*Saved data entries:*
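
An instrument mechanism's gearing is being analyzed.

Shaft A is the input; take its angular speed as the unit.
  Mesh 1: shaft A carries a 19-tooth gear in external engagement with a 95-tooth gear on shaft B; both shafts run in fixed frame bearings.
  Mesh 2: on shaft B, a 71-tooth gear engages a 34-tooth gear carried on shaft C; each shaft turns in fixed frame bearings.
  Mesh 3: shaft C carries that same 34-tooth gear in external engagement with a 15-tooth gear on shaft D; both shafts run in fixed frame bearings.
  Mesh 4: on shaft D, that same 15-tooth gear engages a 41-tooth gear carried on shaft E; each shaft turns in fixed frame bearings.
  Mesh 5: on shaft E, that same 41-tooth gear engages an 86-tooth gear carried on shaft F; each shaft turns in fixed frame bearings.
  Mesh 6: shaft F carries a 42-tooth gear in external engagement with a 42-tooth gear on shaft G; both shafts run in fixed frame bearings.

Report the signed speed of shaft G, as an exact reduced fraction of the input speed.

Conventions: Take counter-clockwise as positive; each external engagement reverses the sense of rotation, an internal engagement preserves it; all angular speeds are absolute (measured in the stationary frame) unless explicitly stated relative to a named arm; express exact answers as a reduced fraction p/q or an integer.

71/430

6-mesh fixed-axis compound train (all bearings frame-fixed)
mesh 1 [19T→95T]: |ω|/ω_in = 1×19/95 = 1/5, sense flips to −
mesh 2 [71T→34T]: |ω|/ω_in = (1/5)×71/34 = 71/170, sense flips to +
mesh 3 [34T→15T]: |ω|/ω_in = (71/170)×34/15 = 71/75, sense flips to −
mesh 4 [15T→41T]: |ω|/ω_in = (71/75)×15/41 = 71/205, sense flips to +
mesh 5 [41T→86T]: |ω|/ω_in = (71/205)×41/86 = 71/430, sense flips to −
mesh 6 [42T→42T]: |ω|/ω_in = (71/430)×42/42 = 71/430, sense flips to +
signed output speed (× input speed) = 71/430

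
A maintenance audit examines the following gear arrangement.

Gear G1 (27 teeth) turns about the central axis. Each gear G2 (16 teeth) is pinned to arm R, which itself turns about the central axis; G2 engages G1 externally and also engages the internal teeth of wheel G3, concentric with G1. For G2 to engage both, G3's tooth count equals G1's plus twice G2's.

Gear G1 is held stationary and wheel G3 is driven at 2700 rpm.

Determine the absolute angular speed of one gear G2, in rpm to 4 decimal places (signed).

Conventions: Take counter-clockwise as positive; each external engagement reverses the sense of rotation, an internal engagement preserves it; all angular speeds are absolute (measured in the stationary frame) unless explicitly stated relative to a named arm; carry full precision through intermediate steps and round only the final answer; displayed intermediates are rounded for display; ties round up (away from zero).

recognized (axles ride arm R): planetary set, 27/16/59 teeth
normalise by the input: solve with ω_ring = 1, then scale by 2700 rpm
ring teeth: 27 + 2·16 = 59
27(ω_sun−ω_arm) = −59(ω_ring−ω_arm),  ω_sun = 0, ω_ring = 1
27(0−ω_arm) = −59(1−ω_arm)  ⇒  86·ω_arm = 59  ⇒  ω_arm = 59/86
sun–planet mesh: 27·(0−59/86) = −16·(ω_p−ω_arm)  ⇒  ω_p−ω_arm = 1593/1376
ω_p = 59/86 + 1593/1376 = 59/32
scale: ω_p = 59/32 × 2700 rpm = +4978.1250 rpm

+4978.1250 rpm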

*Exercise aim:*
What you write must be the entries restated word for word, from the opening line through the one holding "Report the signed", with nothing else.

*Response to this task:*
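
An instrument mechanism's gearing is being analyzed.

Shaft A is the input; take its angular speed as the unit.
  Mesh 1: shaft A carries a 19-tooth gear in external engagement with a 95-tooth gear on shaft B; both shafts run in fixed frame bearings.
  Mesh 2: on shaft B, a 71-tooth gear engages a 34-tooth gear carried on shaft C; each shaft turns in fixed frame bearings.
  Mesh 3: shaft C carries that same 34-tooth gear in external engagement with a 15-tooth gear on shaft D; both shafts run in fixed frame bearings.
  Mesh 4: on shaft D, that same 15-tooth gear engages a 41-tooth gear carried on shaft E; each shaft turns in fixed frame bearings.
  Mesh 5: on shaft E, that same 41-tooth gear engages an 86-tooth gear carried on shaft F; each shaft turns in fixed frame bearings.
  Mesh 6: shaft F carries a 42-tooth gear in external engagement with a 42-tooth gear on shaft G; both shafts run in fixed frame bearings.

Report the signed speed of shaft G, as an exact reduced fraction of the input speed.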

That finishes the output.